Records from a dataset

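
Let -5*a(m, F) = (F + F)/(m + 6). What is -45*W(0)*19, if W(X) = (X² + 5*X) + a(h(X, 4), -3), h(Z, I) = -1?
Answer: -1026/5 ≈ -205.20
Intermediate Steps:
a(m, F) = -2*F/(5*(6 + m)) (a(m, F) = -(F + F)/(5*(m + 6)) = -2*F/(5*(6 + m)))
W(X) = 6/25 + X² + 5*X (W(X) = (X² + 5*X) - 2*(-3)/(30 + 5*(-1)) = (X² + 5*X) - 2*(-3)/(30 - 5) = (X² + 5*X) - 2*(-3)/25 = (X² + 5*X) - 2*(-3)*1/25 = (X² + 5*X) + 6/25 = 6/25 + X² + 5*X)
-45*W(0)*19 = -45*(6/25 + 0² + 5*0)*19 = -45*(6/25 + 0 + 0)*19 = -45*6/25*19 = -54/5*19 = -1026/5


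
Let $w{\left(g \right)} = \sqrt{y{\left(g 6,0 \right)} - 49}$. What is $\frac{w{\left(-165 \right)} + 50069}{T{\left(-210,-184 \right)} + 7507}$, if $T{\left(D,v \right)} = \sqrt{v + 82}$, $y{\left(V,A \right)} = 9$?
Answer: $\frac{50069 + 2 i \sqrt{10}}{7507 + i \sqrt{102}} \approx 6.6696 - 0.0081305 i$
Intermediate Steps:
$T{\left(D,v \right)} = \sqrt{82 + v}$
$w{\left(g \right)} = 2 i \sqrt{10}$ ($w{\left(g \right)} = \sqrt{9 - 49} = \sqrt{-40} = 2 i \sqrt{10}$)
$\frac{w{\left(-165 \right)} + 50069}{T{\left(-210,-184 \right)} + 7507} = \frac{2 i \sqrt{10} + 50069}{\sqrt{82 - 184} + 7507} = \frac{50069 + 2 i \sqrt{10}}{\sqrt{-102} + 7507} = \frac{50069 + 2 i \sqrt{10}}{i \sqrt{102} + 7507} = \frac{50069 + 2 i \sqrt{10}}{7507 + i \sqrt{102}}$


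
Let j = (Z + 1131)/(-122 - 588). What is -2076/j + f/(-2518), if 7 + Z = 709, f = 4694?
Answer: 617137863/769249 ≈ 802.26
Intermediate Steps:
Z = 702 (Z = -7 + 709 = 702)
j = -1833/710 (j = (702 + 1131)/(-122 - 588) = 1833/(-710) = 1833*(-1/710) = -1833/710 ≈ -2.5817)
-2076/j + f/(-2518) = -2076/(-1833/710) + 4694/(-2518) = -2076*(-710/1833) + 4694*(-1/2518) = 491320/611 - 2347/1259 = 617137863/769249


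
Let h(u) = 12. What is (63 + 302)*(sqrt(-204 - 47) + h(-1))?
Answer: 4380 + 365*I*sqrt(251) ≈ 4380.0 + 5782.7*I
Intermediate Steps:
(63 + 302)*(sqrt(-204 - 47) + h(-1)) = (63 + 302)*(sqrt(-204 - 47) + 12) = 365*(sqrt(-251) + 12) = 365*(I*sqrt(251) + 12) = 365*(12 + I*sqrt(251)) = 4380 + 365*I*sqrt(251)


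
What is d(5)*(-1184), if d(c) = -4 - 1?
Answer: 5920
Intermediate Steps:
d(c) = -5
d(5)*(-1184) = -5*(-1184) = 5920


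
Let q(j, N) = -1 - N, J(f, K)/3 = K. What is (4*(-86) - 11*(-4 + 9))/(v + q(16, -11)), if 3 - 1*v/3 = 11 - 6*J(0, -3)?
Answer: 399/176 ≈ 2.2670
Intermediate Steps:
J(f, K) = 3*K
v = -186 (v = 9 - 3*(11 - 18*(-3)) = 9 - 3*(11 - 6*(-9)) = 9 - 3*(11 + 54) = 9 - 3*65 = 9 - 195 = -186)
(4*(-86) - 11*(-4 + 9))/(v + q(16, -11)) = (4*(-86) - 11*(-4 + 9))/(-186 + (-1 - 1*(-11))) = (-344 - 11*5)/(-186 + (-1 + 11)) = (-344 - 55)/(-186 + 10) = -399/(-176) = -399*(-1/176) = 399/176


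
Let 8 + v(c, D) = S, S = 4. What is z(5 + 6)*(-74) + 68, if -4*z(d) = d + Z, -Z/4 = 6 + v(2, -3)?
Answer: 247/2 ≈ 123.50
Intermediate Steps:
v(c, D) = -4 (v(c, D) = -8 + 4 = -4)
Z = -8 (Z = -4*(6 - 4) = -4*2 = -8)
z(d) = 2 - d/4 (z(d) = -(d - 8)/4 = -(-8 + d)/4 = 2 - d/4)
z(5 + 6)*(-74) + 68 = (2 - (5 + 6)/4)*(-74) + 68 = (2 - ¼*11)*(-74) + 68 = (2 - 11/4)*(-74) + 68 = -¾*(-74) + 68 = 111/2 + 68 = 247/2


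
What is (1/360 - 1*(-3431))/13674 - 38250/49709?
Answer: -126892361851/244699511760 ≈ -0.51856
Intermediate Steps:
(1/360 - 1*(-3431))/13674 - 38250/49709 = (1/360 + 3431)*(1/13674) - 38250*1/49709 = (1235161/360)*(1/13674) - 38250/49709 = 1235161/4922640 - 38250/49709 = -126892361851/244699511760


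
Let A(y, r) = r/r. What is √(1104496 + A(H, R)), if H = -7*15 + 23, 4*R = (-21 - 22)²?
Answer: √1104497 ≈ 1051.0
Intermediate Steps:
R = 1849/4 (R = (-21 - 22)²/4 = (¼)*(-43)² = (¼)*1849 = 1849/4 ≈ 462.25)
H = -82 (H = -105 + 23 = -82)
A(y, r) = 1
√(1104496 + A(H, R)) = √(1104496 + 1) = √1104497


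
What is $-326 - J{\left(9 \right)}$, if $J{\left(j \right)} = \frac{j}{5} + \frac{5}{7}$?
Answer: $- \frac{11498}{35} \approx -328.51$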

## ABOUT THIS TASK
In the records, find every line that has the string "Answer" and copy it.

## COMPLETED TASK
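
Answer: -1026/5 ≈ -205.20
Answer: $\frac{50069 + 2 i \sqrt{10}}{7507 + i \sqrt{102}} \approx 6.6696 - 0.0081305 i$
Answer: 617137863/769249 ≈ 802.26
Answer: 4380 + 365*I*sqrt(251) ≈ 4380.0 + 5782.7*I
Answer: 5920
Answer: 399/176 ≈ 2.2670
Answer: 247/2 ≈ 123.50
Answer: -126892361851/244699511760 ≈ -0.51856
Answer: √1104497 ≈ 1051.0
Answer: $- \frac{11498}{35} \approx -328.51$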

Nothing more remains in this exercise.